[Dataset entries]
/---

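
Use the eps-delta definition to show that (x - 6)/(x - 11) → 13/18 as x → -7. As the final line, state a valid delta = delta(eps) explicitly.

Fix eps > 0. We want delta > 0 with 0 < |x + 7| < delta ⇒ |(x - 6)/(x - 11) − (13/18)| < eps.
Combining over a common denominator, (x - 6)/(x - 11) − (13/18) = [(x - 6)·(-18) − (-13)·(x - 11)] / [(-18)·(x - 11)] = -5(x + 7) / ((-18)(x - 11)).
So |(x - 6)/(x - 11) − (13/18)| = 5|x + 7| / (18·|x − 11|).
Restrict delta ≤ 9. Then |x + 7| < 9 gives |x − 11| = |(x + 7) + (-18)| ≥ 18 − 9 = 9.
Hence |(x - 6)/(x - 11) − (13/18)| < 5|x + 7|/(18·9) = (5/162)|x + 7|, which is < eps once |x + 7| < (162/5)eps.
Take delta = min(9, (162/5)eps). Then 0 < |x + 7| < delta forces both bounds, so |(x - 6)/(x - 11) − (13/18)| < eps.

delta = min(9, (162/5)eps)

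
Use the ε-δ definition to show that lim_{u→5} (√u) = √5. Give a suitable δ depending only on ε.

δ = min(5, √5·ε)

Let ε > 0. We want δ > 0 such that 0 < |u − 5| < δ implies |√u − √5| < ε.
Multiplying by the conjugate, |√u − √5| = |u − 5|/(√u + √5).
Restrict δ ≤ 5 so that |u − 5| < 5 forces u > 0, and then √u + √5 > √5.
Hence |√u − √5| < |u − 5|/√5, which is < ε once |u − 5| < √5·ε.
Take δ = min(5, √5·ε). If 0 < |u − 5| < δ then u > 0 and |√u − √5| < |u − 5|/√5 < ε.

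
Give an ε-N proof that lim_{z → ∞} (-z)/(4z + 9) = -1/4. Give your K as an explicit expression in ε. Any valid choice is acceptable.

Suppose ε > 0. We seek K > 0 such that z > K implies |(-z)/(4z + 9) + 1/4| < ε.
(-z)/(4z + 9) + 1/4 = (4(-z) − (-1)(4z + 9)) / (4(4z + 9)) = 9/(4(4z + 9)).
For z > 0 we have 4z + 9 > 4z, so |(-z)/(4z + 9) + 1/4| = 9/(4(4z + 9)) < 9/(4·4z) = (9/16)/z.
Thus |(-z)/(4z + 9) + 1/4| < ε whenever z > (9/16)/ε.
Take K = (9/16)/ε. If z > K then |(-z)/(4z + 9) + 1/4| < (9/16)/z < ε.

K = (9/16)/ε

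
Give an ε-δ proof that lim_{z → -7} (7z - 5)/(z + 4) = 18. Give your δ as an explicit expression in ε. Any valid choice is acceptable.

Let ε > 0 be given. We want δ > 0 with 0 < |z + 7| < δ ⇒ |(7z - 5)/(z + 4) − 18| < ε.
Combining over a common denominator, (7z - 5)/(z + 4) − 18 = [(7z - 5)·(-3) − (-54)·(z + 4)] / [(-3)·(z + 4)] = 33(z + 7) / ((-3)(z + 4)).
So |(7z - 5)/(z + 4) − 18| = 33|z + 7| / (3·|z + 4|).
Require δ ≤ 3/2, so |z + 4| ≥ |-3| − |z + 7| > 3 − 3/2 = 3/2.
Hence |(7z - 5)/(z + 4) − 18| < 33|z + 7|/(3·(3/2)) = (22/3)|z + 7|, which is < ε once |z + 7| < (3/22)ε.
Take δ = min(3/2, (3/22)ε). Then 0 < |z + 7| < δ forces both bounds, so |(7z - 5)/(z + 4) − 18| < ε.

δ = min(3/2, (3/22)ε)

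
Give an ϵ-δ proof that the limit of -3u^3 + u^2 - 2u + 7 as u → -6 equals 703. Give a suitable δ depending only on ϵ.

Let ϵ > 0 be given. We want δ > 0 such that 0 < |u + 6| < δ implies |(-3u^3 + u^2 - 2u + 7) − 703| < ϵ.
(-3u^3 + u^2 - 2u + 7) − 703 = -3u^3 + u^2 - 2u - 696 = (u + 6)(-3u^2 + 19u - 116).
So |(-3u^3 + u^2 - 2u + 7) − 703| = |u + 6|·|-3u^2 + 19u - 116|.
Assume first that |u + 6| < 1, so |u| < 7. Then |-3u^2 + 19u - 116| ≤ 3·7^2 + 19·7 + 116 = 396.
Hence |(-3u^3 + u^2 - 2u + 7) − 703| ≤ 396|u + 6| < ϵ provided |u + 6| < ϵ/396.
Choosing δ = min(1, ϵ/396) ensures both conditions, hence |(-3u^3 + u^2 - 2u + 7) − 703| < ϵ.

δ = min(1, ϵ/396)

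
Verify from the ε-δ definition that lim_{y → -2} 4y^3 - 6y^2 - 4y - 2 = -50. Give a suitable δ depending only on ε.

Let ε > 0. We want δ > 0 such that 0 < |y + 2| < δ implies |(4y^3 - 6y^2 - 4y - 2) + 50| < ε.
(4y^3 - 6y^2 - 4y - 2) + 50 = 4y^3 - 6y^2 - 4y + 48 = (y + 2)(4y^2 - 14y + 24).
So |(4y^3 - 6y^2 - 4y - 2) + 50| = |y + 2|·|4y^2 - 14y + 24|.
Require δ ≤ 2. Then |y + 2| < 2 gives |y| < 4, and by the triangle inequality |4y^2 - 14y + 24| ≤ 4·4^2 + 14·4 + 24 = 144.
Hence |(4y^3 - 6y^2 - 4y - 2) + 50| ≤ 144|y + 2| < ε provided |y + 2| < ε/144.
Choosing δ = min(2, ε/144) ensures both conditions, hence |(4y^3 - 6y^2 - 4y - 2) + 50| < ε.

δ = min(2, ε/144)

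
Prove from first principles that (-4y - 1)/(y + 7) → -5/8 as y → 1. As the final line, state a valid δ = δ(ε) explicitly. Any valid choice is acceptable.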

\---

Reply with the complete data above, every character as it stands.

- **ANSWER SPACE**:
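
Use the eps-delta definition to show that (x - 6)/(x - 11) → 13/18 as x → -7. As the final line, state a valid delta = delta(eps) explicitly.

Fix eps > 0. We want delta > 0 with 0 < |x + 7| < delta ⇒ |(x - 6)/(x - 11) − (13/18)| < eps.
Combining over a common denominator, (x - 6)/(x - 11) − (13/18) = [(x - 6)·(-18) − (-13)·(x - 11)] / [(-18)·(x - 11)] = -5(x + 7) / ((-18)(x - 11)).
So |(x - 6)/(x - 11) − (13/18)| = 5|x + 7| / (18·|x − 11|).
Restrict delta ≤ 9. Then |x + 7| < 9 gives |x − 11| = |(x + 7) + (-18)| ≥ 18 − 9 = 9.
Hence |(x - 6)/(x - 11) − (13/18)| < 5|x + 7|/(18·9) = (5/162)|x + 7|, which is < eps once |x + 7| < (162/5)eps.
Take delta = min(9, (162/5)eps). Then 0 < |x + 7| < delta forces both bounds, so |(x - 6)/(x - 11) − (13/18)| < eps.

delta = min(9, (162/5)eps)

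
Use the ε-δ definition to show that lim_{u→5} (√u) = √5. Give a suitable δ depending only on ε.

δ = min(5, √5·ε)

Let ε > 0. We want δ > 0 such that 0 < |u − 5| < δ implies |√u − √5| < ε.
Multiplying by the conjugate, |√u − √5| = |u − 5|/(√u + √5).
Restrict δ ≤ 5 so that |u − 5| < 5 forces u > 0, and then √u + √5 > √5.
Hence |√u − √5| < |u − 5|/√5, which is < ε once |u − 5| < √5·ε.
Take δ = min(5, √5·ε). If 0 < |u − 5| < δ then u > 0 and |√u − √5| < |u − 5|/√5 < ε.

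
Give an ε-N proof that lim_{z → ∞} (-z)/(4z + 9) = -1/4. Give your K as an explicit expression in ε. Any valid choice is acceptable.

Suppose ε > 0. We seek K > 0 such that z > K implies |(-z)/(4z + 9) + 1/4| < ε.
(-z)/(4z + 9) + 1/4 = (4(-z) − (-1)(4z + 9)) / (4(4z + 9)) = 9/(4(4z + 9)).
For z > 0 we have 4z + 9 > 4z, so |(-z)/(4z + 9) + 1/4| = 9/(4(4z + 9)) < 9/(4·4z) = (9/16)/z.
Thus |(-z)/(4z + 9) + 1/4| < ε whenever z > (9/16)/ε.
Take K = (9/16)/ε. If z > K then |(-z)/(4z + 9) + 1/4| < (9/16)/z < ε.

K = (9/16)/ε

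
Give an ε-δ proof that lim_{z → -7} (7z - 5)/(z + 4) = 18. Give your δ as an explicit expression in ε. Any valid choice is acceptable.

Let ε > 0 be given. We want δ > 0 with 0 < |z + 7| < δ ⇒ |(7z - 5)/(z + 4) − 18| < ε.
Combining over a common denominator, (7z - 5)/(z + 4) − 18 = [(7z - 5)·(-3) − (-54)·(z + 4)] / [(-3)·(z + 4)] = 33(z + 7) / ((-3)(z + 4)).
So |(7z - 5)/(z + 4) − 18| = 33|z + 7| / (3·|z + 4|).
Require δ ≤ 3/2, so |z + 4| ≥ |-3| − |z + 7| > 3 − 3/2 = 3/2.
Hence |(7z - 5)/(z + 4) − 18| < 33|z + 7|/(3·(3/2)) = (22/3)|z + 7|, which is < ε once |z + 7| < (3/22)ε.
Take δ = min(3/2, (3/22)ε). Then 0 < |z + 7| < δ forces both bounds, so |(7z - 5)/(z + 4) − 18| < ε.

δ = min(3/2, (3/22)ε)

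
Give an ϵ-δ proof that the limit of -3u^3 + u^2 - 2u + 7 as u → -6 equals 703. Give a suitable δ depending only on ϵ.

Let ϵ > 0 be given. We want δ > 0 such that 0 < |u + 6| < δ implies |(-3u^3 + u^2 - 2u + 7) − 703| < ϵ.
(-3u^3 + u^2 - 2u + 7) − 703 = -3u^3 + u^2 - 2u - 696 = (u + 6)(-3u^2 + 19u - 116).
So |(-3u^3 + u^2 - 2u + 7) − 703| = |u + 6|·|-3u^2 + 19u - 116|.
Assume first that |u + 6| < 1, so |u| < 7. Then |-3u^2 + 19u - 116| ≤ 3·7^2 + 19·7 + 116 = 396.
Hence |(-3u^3 + u^2 - 2u + 7) − 703| ≤ 396|u + 6| < ϵ provided |u + 6| < ϵ/396.
Choosing δ = min(1, ϵ/396) ensures both conditions, hence |(-3u^3 + u^2 - 2u + 7) − 703| < ϵ.

δ = min(1, ϵ/396)

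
Verify from the ε-δ definition that lim_{y → -2} 4y^3 - 6y^2 - 4y - 2 = -50. Give a suitable δ depending only on ε.

Let ε > 0. We want δ > 0 such that 0 < |y + 2| < δ implies |(4y^3 - 6y^2 - 4y - 2) + 50| < ε.
(4y^3 - 6y^2 - 4y - 2) + 50 = 4y^3 - 6y^2 - 4y + 48 = (y + 2)(4y^2 - 14y + 24).
So |(4y^3 - 6y^2 - 4y - 2) + 50| = |y + 2|·|4y^2 - 14y + 24|.
Require δ ≤ 2. Then |y + 2| < 2 gives |y| < 4, and by the triangle inequality |4y^2 - 14y + 24| ≤ 4·4^2 + 14·4 + 24 = 144.
Hence |(4y^3 - 6y^2 - 4y - 2) + 50| ≤ 144|y + 2| < ε provided |y + 2| < ε/144.
Choosing δ = min(2, ε/144) ensures both conditions, hence |(4y^3 - 6y^2 - 4y - 2) + 50| < ε.

δ = min(2, ε/144)

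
Prove from first principles that (-4y - 1)/(y + 7) → -5/8 as y → 1. As the final line, state a valid δ = δ(ε) explicitly. Any valid choice is acceptable.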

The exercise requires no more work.